++++ Material provided

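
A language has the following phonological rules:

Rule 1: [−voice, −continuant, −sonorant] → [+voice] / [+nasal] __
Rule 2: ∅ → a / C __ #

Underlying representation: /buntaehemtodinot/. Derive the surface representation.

bundaehemdodinota

Rule 1 (post-nasal voicing): /t/ is a voiceless stop immediately after the nasal /n/, so it voices to [d]. /t/ is a voiceless stop immediately after the nasal /m/, so it voices to [d]. /buntaehemtodinot/ → bundaehemdodinot.
Rule 2 (final a-epenthesis): the form ends in the consonant /t/, so [a] is inserted word-finally. /bundaehemdodinot/ → bundaehemdodinota.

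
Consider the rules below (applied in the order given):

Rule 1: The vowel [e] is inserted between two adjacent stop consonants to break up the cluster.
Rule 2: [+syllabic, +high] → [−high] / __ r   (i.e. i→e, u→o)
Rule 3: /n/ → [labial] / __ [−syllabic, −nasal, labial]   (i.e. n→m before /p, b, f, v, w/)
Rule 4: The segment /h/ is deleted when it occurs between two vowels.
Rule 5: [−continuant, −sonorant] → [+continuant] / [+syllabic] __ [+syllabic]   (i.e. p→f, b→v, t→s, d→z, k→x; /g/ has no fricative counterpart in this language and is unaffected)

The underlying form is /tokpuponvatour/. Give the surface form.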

++++++++

Nothing in the records should be left out; write all of them out again exactly.

_Answer to this task_
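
A language has the following phonological rules:

Rule 1: [−voice, −continuant, −sonorant] → [+voice] / [+nasal] __
Rule 2: ∅ → a / C __ #

Underlying representation: /buntaehemtodinot/. Derive the surface representation.

bundaehemdodinota

Rule 1 (post-nasal voicing): /t/ is a voiceless stop immediately after the nasal /n/, so it voices to [d]. /t/ is a voiceless stop immediately after the nasal /m/, so it voices to [d]. /buntaehemtodinot/ → bundaehemdodinot.
Rule 2 (final a-epenthesis): the form ends in the consonant /t/, so [a] is inserted word-finally. /bundaehemdodinot/ → bundaehemdodinota.

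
Consider the rules below (applied in the order given):

Rule 1: The vowel [e] is inserted between two adjacent stop consonants to break up the cluster.
Rule 2: [+syllabic, +high] → [−high] / __ r   (i.e. i→e, u→o)
Rule 3: /n/ → [labial] / __ [−syllabic, −nasal, labial]   (i.e. n→m before /p, b, f, v, w/)
Rule 4: The segment /h/ is deleted when it occurs between two vowels.
Rule 5: [−continuant, −sonorant] → [+continuant] / [+syllabic] __ [+syllabic]   (i.e. p→f, b→v, t→s, d→z, k→x; /g/ has no fricative counterpart in this language and is unaffected)

The underlying form is /tokpuponvatour/. Give the surface form.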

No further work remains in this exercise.